(Extracted records)
⟨

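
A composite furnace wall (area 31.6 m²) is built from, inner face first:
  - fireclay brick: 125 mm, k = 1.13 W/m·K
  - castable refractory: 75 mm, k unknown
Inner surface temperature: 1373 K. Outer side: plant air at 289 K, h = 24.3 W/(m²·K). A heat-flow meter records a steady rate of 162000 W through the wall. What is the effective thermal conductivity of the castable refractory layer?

k ≈ 1.26 W/(m·K)

Model the wall as resistances in series:
R_fireclay brick = L/(kA) = 0.125/(1.13×31.6) = 0.003501 K/W
R_outer film = 1/(h_o·A) = 1/(24.3×31.6) = 0.001302 K/W
Sum of known resistances R_other = 0.004803 K/W
Total R = ΔT/Q = 1084/162000 = 0.006691 K/W
R_castable refractory = R_total − R_other = 0.001888 K/W
k = L/(R·A) = 0.075/(0.001888×31.6)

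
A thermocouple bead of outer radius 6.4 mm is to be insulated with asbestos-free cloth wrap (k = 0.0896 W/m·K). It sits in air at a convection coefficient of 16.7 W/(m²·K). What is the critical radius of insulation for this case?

For a sphere r_cr = 2k/h = 2×0.0896/16.7
r_cr = 10.7 mm; since the bare radius (6.4 mm) is below r_cr, adding a thin layer of insulation will *increase* heat loss.

r_cr ≈ 10.7 mm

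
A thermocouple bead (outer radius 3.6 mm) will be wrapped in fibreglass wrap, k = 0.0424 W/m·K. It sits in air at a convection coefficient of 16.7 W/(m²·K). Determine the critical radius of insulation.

r_cr ≈ 5.08 mm

For a sphere r_cr = 2k/h = 2×0.0424/16.7
r_cr = 5.08 mm; since the bare radius (3.6 mm) is below r_cr, adding a thin layer of insulation will *increase* heat loss.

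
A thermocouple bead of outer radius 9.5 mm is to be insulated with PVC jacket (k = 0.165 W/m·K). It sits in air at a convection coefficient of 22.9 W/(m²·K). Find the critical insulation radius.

For a sphere r_cr = 2k/h = 2×0.165/22.9
r_cr = 14.4 mm; since the bare radius (9.5 mm) is below r_cr, adding a thin layer of insulation will *increase* heat loss.

r_cr ≈ 14.4 mm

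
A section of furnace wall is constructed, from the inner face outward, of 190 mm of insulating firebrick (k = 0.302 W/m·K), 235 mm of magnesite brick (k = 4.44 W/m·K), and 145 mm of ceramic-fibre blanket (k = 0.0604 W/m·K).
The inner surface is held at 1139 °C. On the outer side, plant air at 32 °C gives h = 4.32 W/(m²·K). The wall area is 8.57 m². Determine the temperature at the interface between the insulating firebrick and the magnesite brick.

Treating each layer as a thermal resistance in series:
R_insulating firebrick = L/(kA) = 0.19/(0.302×8.57) = 0.07341 K/W
R_magnesite brick = L/(kA) = 0.235/(4.44×8.57) = 0.006176 K/W
R_ceramic-fibre blanket = L/(kA) = 0.145/(0.0604×8.57) = 0.2801 K/W
R_outer film = 1/(h_o·A) = 1/(4.32×8.57) = 0.02701 K/W
R_total = 0.3867 K/W;  Q = ΔT/R_total = 1107/0.3867 = 2863 W
T_interface = T_inner − Q·ΣR(inner→interface) = 1139 − 2860×0.07341

T ≈ 929 °C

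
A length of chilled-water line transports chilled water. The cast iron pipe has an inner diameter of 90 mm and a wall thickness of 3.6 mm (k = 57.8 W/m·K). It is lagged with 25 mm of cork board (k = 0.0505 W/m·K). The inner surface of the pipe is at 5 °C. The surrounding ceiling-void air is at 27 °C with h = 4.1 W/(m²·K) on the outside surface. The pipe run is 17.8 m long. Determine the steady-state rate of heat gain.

Treating each annulus and film as a series resistance:
R_cast iron pipe wall = ln(48.6/45)/(2π×57.8×17.8) = 1.191×10^-5 K/W
R_cork board = ln(73.6/48.6)/(2π×0.0505×17.8) = 0.07348 K/W
R_outer film = 1/(h_o·2πr_oL) = 1/(4.1×2π×0.0736×17.8) = 0.02963 K/W
R_total = 0.1031 K/W
Q = ΔT/R_total = 22/0.1031

Q ≈ 213 W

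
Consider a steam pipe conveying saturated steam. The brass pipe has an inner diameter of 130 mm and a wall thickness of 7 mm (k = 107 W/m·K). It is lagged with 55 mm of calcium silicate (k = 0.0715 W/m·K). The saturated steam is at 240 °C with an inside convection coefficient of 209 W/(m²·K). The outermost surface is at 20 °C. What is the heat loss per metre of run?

q′ ≈ 173 W/m

Per-layer cylindrical resistances, series-summed:
R_inner film = 1/(h_i·2πr₁L) = 1/(209×2π×0.065×1) = 0.01172 K/W
R_brass pipe wall = ln(72/65)/(2π×107×1) = 1.521×10^-4 K/W
R_calcium silicate = ln(127/72)/(2π×0.0715×1) = 1.263 K/W
R_total = 1.275 K/W
Q = ΔT/R_total = 220/1.275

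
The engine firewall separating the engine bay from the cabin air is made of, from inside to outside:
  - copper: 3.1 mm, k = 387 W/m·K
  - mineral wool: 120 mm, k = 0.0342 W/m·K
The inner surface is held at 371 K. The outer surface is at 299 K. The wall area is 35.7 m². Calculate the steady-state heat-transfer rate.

Q ≈ 733 W

Model the wall as resistances in series:
R_copper = L/(kA) = 0.0031/(387×35.7) = 2.244×10^-7 K/W
R_mineral wool = L/(kA) = 0.12/(0.0342×35.7) = 0.09828 K/W
R_total = 0.09829 K/W
Q = ΔT / R_total = 72 / 0.09829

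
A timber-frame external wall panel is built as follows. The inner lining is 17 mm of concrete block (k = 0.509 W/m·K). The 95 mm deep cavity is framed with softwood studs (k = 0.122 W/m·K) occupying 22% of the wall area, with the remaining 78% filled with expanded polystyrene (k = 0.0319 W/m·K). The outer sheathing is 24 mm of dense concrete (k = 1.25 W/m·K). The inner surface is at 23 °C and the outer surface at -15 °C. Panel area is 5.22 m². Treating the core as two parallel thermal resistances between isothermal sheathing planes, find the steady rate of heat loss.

Q ≈ 105 W

Sheathing layers in series; stud and cavity paths in parallel between them.
R_inner = 0.017/(0.509×5.22) = 0.006398 K/W
R_stud  = 0.095/(0.122×0.22×5.22) = 0.6781 K/W
R_cav   = 0.095/(0.0319×0.78×5.22) = 0.7314 K/W
1/R_core = 1/R_stud + 1/R_cav → R_core = 0.3519 K/W
R_outer = 0.024/(1.25×5.22) = 0.003678 K/W
R_total = 0.3619 K/W
Q = ΔT/R_total = 38/0.3619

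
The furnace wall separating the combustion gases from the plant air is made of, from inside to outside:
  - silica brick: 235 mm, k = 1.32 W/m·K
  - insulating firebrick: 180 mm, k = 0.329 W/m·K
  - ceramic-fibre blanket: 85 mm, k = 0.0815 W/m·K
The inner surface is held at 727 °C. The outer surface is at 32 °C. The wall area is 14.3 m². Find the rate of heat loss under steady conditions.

Model the wall as resistances in series:
R_silica brick = L/(kA) = 0.235/(1.32×14.3) = 0.01245 K/W
R_insulating firebrick = L/(kA) = 0.18/(0.329×14.3) = 0.03826 K/W
R_ceramic-fibre blanket = L/(kA) = 0.085/(0.0815×14.3) = 0.07293 K/W
R_total = 0.1236 K/W
Q = ΔT / R_total = 695 / 0.1236

Q ≈ 5620 W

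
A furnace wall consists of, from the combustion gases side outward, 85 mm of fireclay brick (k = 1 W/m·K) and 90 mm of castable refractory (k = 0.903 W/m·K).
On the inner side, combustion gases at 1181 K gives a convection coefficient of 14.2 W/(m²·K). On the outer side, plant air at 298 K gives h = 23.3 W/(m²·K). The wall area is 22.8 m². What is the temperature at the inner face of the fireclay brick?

T ≈ 972 K

Series thermal resistances:
R_inner film = 1/(h_i·A) = 1/(14.2×22.8) = 0.003089 K/W
R_fireclay brick = L/(kA) = 0.085/(1×22.8) = 0.003728 K/W
R_castable refractory = L/(kA) = 0.09/(0.903×22.8) = 0.004371 K/W
R_outer film = 1/(h_o·A) = 1/(23.3×22.8) = 0.001882 K/W
R_total = 0.01307 K/W;  Q = ΔT/R_total = 883/0.01307 = 67560 W
T_interface = T_inner − Q·ΣR(inner→interface) = 1181 − 67600×0.003089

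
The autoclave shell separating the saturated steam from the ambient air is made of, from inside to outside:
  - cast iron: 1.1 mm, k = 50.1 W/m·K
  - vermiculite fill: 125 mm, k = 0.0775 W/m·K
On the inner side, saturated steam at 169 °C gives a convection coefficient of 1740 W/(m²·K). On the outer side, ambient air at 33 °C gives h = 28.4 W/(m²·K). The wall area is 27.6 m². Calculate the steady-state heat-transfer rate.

Q ≈ 2280 W

Treating each layer as a thermal resistance in series:
R_inner film = 1/(h_i·A) = 1/(1740×27.6) = 2.082×10^-5 K/W
R_cast iron = L/(kA) = 0.0011/(50.1×27.6) = 7.955×10^-7 K/W
R_vermiculite fill = L/(kA) = 0.125/(0.0775×27.6) = 0.05844 K/W
R_outer film = 1/(h_o·A) = 1/(28.4×27.6) = 0.001276 K/W
R_total = 0.05974 K/W
Q = ΔT / R_total = 136 / 0.05974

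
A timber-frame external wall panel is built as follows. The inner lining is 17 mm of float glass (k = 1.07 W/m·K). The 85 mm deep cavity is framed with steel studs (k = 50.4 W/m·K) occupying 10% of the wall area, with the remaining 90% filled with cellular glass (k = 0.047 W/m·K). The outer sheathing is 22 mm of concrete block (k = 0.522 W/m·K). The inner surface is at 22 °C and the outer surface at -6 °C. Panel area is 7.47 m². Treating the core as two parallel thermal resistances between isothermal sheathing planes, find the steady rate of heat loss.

Q ≈ 2800 W

Sheathing layers in series; stud and cavity paths in parallel between them.
R_inner = 0.017/(1.07×7.47) = 0.002127 K/W
R_stud  = 0.085/(50.4×0.1×7.47) = 0.002258 K/W
R_cav   = 0.085/(0.047×0.9×7.47) = 0.269 K/W
1/R_core = 1/R_stud + 1/R_cav → R_core = 0.002239 K/W
R_outer = 0.022/(0.522×7.47) = 0.005642 K/W
R_total = 0.01001 K/W
Q = ΔT/R_total = 28/0.01001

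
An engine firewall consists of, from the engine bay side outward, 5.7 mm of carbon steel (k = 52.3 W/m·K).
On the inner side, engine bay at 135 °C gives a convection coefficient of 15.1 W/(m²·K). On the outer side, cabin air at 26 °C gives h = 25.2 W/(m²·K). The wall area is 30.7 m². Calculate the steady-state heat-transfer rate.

Q ≈ 31600 W

Series thermal resistances:
R_inner film = 1/(h_i·A) = 1/(15.1×30.7) = 0.002157 K/W
R_carbon steel = L/(kA) = 0.0057/(52.3×30.7) = 3.55×10^-6 K/W
R_outer film = 1/(h_o·A) = 1/(25.2×30.7) = 0.001293 K/W
R_total = 0.003453 K/W
Q = ΔT / R_total = 109 / 0.003453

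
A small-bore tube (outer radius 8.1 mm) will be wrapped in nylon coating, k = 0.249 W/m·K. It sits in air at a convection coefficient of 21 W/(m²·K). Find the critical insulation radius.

r_cr ≈ 11.9 mm

For a cylinder r_cr = k/h = 0.249/21
r_cr = 11.9 mm; since the bare radius (8.1 mm) is below r_cr, adding a thin layer of insulation will *increase* heat loss.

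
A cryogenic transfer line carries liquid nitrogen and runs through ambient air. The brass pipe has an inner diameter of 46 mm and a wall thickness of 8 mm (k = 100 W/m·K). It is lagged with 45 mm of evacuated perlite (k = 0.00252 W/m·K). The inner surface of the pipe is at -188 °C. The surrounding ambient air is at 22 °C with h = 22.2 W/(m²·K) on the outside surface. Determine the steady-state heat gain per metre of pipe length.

Per-layer cylindrical resistances, series-summed:
R_brass pipe wall = ln(31/23)/(2π×100×1) = 4.751×10^-4 K/W
R_evacuated perlite = ln(76/31)/(2π×0.00252×1) = 56.64 K/W
R_outer film = 1/(h_o·2πr_oL) = 1/(22.2×2π×0.076×1) = 0.09433 K/W
R_total = 56.73 K/W
Q = ΔT/R_total = 210/56.73

q′ ≈ 3.7 W/m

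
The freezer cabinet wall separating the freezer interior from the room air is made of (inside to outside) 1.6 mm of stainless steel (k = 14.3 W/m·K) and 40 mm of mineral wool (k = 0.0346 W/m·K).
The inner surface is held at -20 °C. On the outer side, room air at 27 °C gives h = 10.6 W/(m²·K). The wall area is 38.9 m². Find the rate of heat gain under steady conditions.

Q ≈ 1460 W

Using the resistance-network approach (series):
R_stainless steel = L/(kA) = 0.0016/(14.3×38.9) = 2.876×10^-6 K/W
R_mineral wool = L/(kA) = 0.04/(0.0346×38.9) = 0.02972 K/W
R_outer film = 1/(h_o·A) = 1/(10.6×38.9) = 0.002425 K/W
R_total = 0.03215 K/W
Q = ΔT / R_total = 47 / 0.03215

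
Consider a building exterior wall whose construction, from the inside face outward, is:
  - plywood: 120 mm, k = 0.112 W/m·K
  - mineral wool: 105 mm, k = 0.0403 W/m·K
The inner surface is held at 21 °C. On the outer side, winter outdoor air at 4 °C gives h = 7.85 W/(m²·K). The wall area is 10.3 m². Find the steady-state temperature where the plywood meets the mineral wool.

Thermal resistances in series:
R_plywood = L/(kA) = 0.12/(0.112×10.3) = 0.104 K/W
R_mineral wool = L/(kA) = 0.105/(0.0403×10.3) = 0.253 K/W
R_outer film = 1/(h_o·A) = 1/(7.85×10.3) = 0.01237 K/W
R_total = 0.3693 K/W;  Q = ΔT/R_total = 17/0.3693 = 46.03 W
T_interface = T_inner − Q·ΣR(inner→interface) = 21 − 46×0.104

T ≈ 16.2 °C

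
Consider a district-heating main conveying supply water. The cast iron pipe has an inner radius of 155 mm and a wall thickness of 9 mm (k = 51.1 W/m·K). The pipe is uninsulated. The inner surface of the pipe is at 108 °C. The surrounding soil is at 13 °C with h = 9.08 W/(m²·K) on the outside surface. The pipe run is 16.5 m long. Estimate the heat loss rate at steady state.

Q ≈ 14600 W

Per-layer cylindrical resistances, series-summed:
R_cast iron pipe wall = ln(164/155)/(2π×51.1×16.5) = 1.065×10^-5 K/W
R_outer film = 1/(h_o·2πr_oL) = 1/(9.08×2π×0.164×16.5) = 0.006477 K/W
R_total = 0.006488 K/W
Q = ΔT/R_total = 95/0.006488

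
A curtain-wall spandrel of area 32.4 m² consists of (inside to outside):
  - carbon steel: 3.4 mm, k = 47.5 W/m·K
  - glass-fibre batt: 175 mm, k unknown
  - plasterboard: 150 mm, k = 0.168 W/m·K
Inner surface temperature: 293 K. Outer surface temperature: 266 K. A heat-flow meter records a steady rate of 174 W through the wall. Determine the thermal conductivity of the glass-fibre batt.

k ≈ 0.0423 W/(m·K)

Thermal resistances in series:
R_carbon steel = L/(kA) = 0.0034/(47.5×32.4) = 2.209×10^-6 K/W
R_plasterboard = L/(kA) = 0.15/(0.168×32.4) = 0.02756 K/W
Sum of known resistances R_other = 0.02756 K/W
Total R = ΔT/Q = 27/174 = 0.1552 K/W
R_glass-fibre batt = R_total − R_other = 0.1276 K/W
k = L/(R·A) = 0.175/(0.1276×32.4)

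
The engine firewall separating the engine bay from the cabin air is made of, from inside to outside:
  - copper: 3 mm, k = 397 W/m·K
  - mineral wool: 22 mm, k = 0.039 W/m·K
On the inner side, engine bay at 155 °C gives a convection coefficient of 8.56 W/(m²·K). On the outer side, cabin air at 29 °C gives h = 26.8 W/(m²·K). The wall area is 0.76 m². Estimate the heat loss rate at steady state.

Q ≈ 133 W

Thermal resistances in series:
R_inner film = 1/(h_i·A) = 1/(8.56×0.76) = 0.1537 K/W
R_copper = L/(kA) = 0.003/(397×0.76) = 9.943×10^-6 K/W
R_mineral wool = L/(kA) = 0.022/(0.039×0.76) = 0.7422 K/W
R_outer film = 1/(h_o·A) = 1/(26.8×0.76) = 0.0491 K/W
R_total = 0.9451 K/W
Q = ΔT / R_total = 126 / 0.9451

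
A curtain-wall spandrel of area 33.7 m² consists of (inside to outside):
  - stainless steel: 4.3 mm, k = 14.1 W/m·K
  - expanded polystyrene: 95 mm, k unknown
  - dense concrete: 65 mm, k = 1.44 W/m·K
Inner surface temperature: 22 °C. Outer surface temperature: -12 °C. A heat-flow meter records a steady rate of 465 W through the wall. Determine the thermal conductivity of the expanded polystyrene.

Series thermal resistances:
R_stainless steel = L/(kA) = 0.0043/(14.1×33.7) = 9.049×10^-6 K/W
R_dense concrete = L/(kA) = 0.065/(1.44×33.7) = 0.001339 K/W
Sum of known resistances R_other = 0.001348 K/W
Total R = ΔT/Q = 34/465 = 0.07312 K/W
R_expanded polystyrene = R_total − R_other = 0.07177 K/W
k = L/(R·A) = 0.095/(0.07177×33.7)

k ≈ 0.0393 W/(m·K)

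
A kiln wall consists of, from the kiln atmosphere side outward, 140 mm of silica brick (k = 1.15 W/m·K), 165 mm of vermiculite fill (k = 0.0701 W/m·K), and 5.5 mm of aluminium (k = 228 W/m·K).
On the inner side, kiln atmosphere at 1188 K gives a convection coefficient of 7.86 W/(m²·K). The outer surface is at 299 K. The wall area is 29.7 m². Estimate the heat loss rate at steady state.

Model the wall as resistances in series:
R_inner film = 1/(h_i·A) = 1/(7.86×29.7) = 0.004284 K/W
R_silica brick = L/(kA) = 0.14/(1.15×29.7) = 0.004099 K/W
R_vermiculite fill = L/(kA) = 0.165/(0.0701×29.7) = 0.07925 K/W
R_aluminium = L/(kA) = 0.0055/(228×29.7) = 8.122×10^-7 K/W
R_total = 0.08764 K/W
Q = ΔT / R_total = 889 / 0.08764

Q ≈ 10100 W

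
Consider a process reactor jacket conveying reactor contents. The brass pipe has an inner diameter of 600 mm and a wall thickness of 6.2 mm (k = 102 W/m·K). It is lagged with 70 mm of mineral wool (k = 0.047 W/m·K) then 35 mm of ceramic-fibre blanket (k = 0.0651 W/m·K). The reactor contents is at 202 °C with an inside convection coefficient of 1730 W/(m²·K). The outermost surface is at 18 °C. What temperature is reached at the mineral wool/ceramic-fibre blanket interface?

Per-layer cylindrical resistances, series-summed:
R_inner film = 1/(h_i·2πr₁L) = 1/(1730×2π×0.3×1) = 3.067×10^-4 K/W
R_brass pipe wall = ln(306.2/300)/(2π×102×1) = 3.192×10^-5 K/W
R_mineral wool = ln(376.2/306.2)/(2π×0.047×1) = 0.6972 K/W
R_ceramic-fibre blanket = ln(411.2/376.2)/(2π×0.0651×1) = 0.2175 K/W
R_total = 0.915 K/W
Q = ΔT/R_total = 184/0.915
Q = 201 W/m
T_interface = T_inner − Q·ΣR(inner→interface) = 202 − 201×0.6975

T ≈ 61.7 °C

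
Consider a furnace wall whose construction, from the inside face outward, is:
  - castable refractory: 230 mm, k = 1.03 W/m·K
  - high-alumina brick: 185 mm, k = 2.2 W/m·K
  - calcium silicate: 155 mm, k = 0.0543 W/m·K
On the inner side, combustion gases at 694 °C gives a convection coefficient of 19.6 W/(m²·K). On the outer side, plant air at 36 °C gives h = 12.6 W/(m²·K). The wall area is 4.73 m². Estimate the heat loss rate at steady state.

Series thermal resistances:
R_inner film = 1/(h_i·A) = 1/(19.6×4.73) = 0.01079 K/W
R_castable refractory = L/(kA) = 0.23/(1.03×4.73) = 0.04721 K/W
R_high-alumina brick = L/(kA) = 0.185/(2.2×4.73) = 0.01778 K/W
R_calcium silicate = L/(kA) = 0.155/(0.0543×4.73) = 0.6035 K/W
R_outer film = 1/(h_o·A) = 1/(12.6×4.73) = 0.01678 K/W
R_total = 0.696 K/W
Q = ΔT / R_total = 658 / 0.696

Q ≈ 945 W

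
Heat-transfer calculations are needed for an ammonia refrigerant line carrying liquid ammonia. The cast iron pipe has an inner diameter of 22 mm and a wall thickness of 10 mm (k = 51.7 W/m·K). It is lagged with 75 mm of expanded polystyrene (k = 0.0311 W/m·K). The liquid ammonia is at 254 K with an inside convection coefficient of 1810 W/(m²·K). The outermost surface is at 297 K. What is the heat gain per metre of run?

Treating each annulus and film as a series resistance:
R_inner film = 1/(h_i·2πr₁L) = 1/(1810×2π×0.011×1) = 0.007994 K/W
R_cast iron pipe wall = ln(21/11)/(2π×51.7×1) = 0.001991 K/W
R_expanded polystyrene = ln(96/21)/(2π×0.0311×1) = 7.778 K/W
R_total = 7.788 K/W
Q = ΔT/R_total = 43/7.788

q′ ≈ 5.52 W/m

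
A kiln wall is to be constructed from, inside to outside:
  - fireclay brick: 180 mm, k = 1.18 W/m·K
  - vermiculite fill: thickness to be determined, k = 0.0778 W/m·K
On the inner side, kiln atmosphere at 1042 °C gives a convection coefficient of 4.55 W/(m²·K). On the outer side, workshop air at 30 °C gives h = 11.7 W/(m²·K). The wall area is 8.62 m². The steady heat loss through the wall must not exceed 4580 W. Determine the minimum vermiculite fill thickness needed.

Treating each layer as a thermal resistance in series:
R_inner film = 1/(h_i·A) = 1/(4.55×8.62) = 0.0255 K/W
R_fireclay brick = L/(kA) = 0.18/(1.18×8.62) = 0.0177 K/W
R_outer film = 1/(h_o·A) = 1/(11.7×8.62) = 0.009915 K/W
Sum of the known resistances R_other = 0.05311 K/W
Required total resistance R_tot = ΔT/Q_allow = 1012/4580 = 0.221 K/W
R_vermiculite fill = R_tot − R_other = 0.1679 K/W
L = R·k·A = 0.1679×0.0778×8.62

L ≈ 113 mm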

⟩

▶ **Exercise details**
All lines above that contain the word "outward" are to be copied.

▶ **Exercise solution**
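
A section of furnace wall is constructed, from the inner face outward, of 190 mm of insulating firebrick (k = 0.302 W/m·K), 235 mm of magnesite brick (k = 4.44 W/m·K), and 145 mm of ceramic-fibre blanket (k = 0.0604 W/m·K).
A furnace wall consists of, from the combustion gases side outward, 85 mm of fireclay brick (k = 1 W/m·K) and 90 mm of castable refractory (k = 0.903 W/m·K).
An engine firewall consists of, from the engine bay side outward, 5.7 mm of carbon steel (k = 52.3 W/m·K).
Consider a building exterior wall whose construction, from the inside face outward, is:
A kiln wall consists of, from the kiln atmosphere side outward, 140 mm of silica brick (k = 1.15 W/m·K), 165 mm of vermiculite fill (k = 0.0701 W/m·K), and 5.5 mm of aluminium (k = 228 W/m·K).
Consider a furnace wall whose construction, from the inside face outward, is: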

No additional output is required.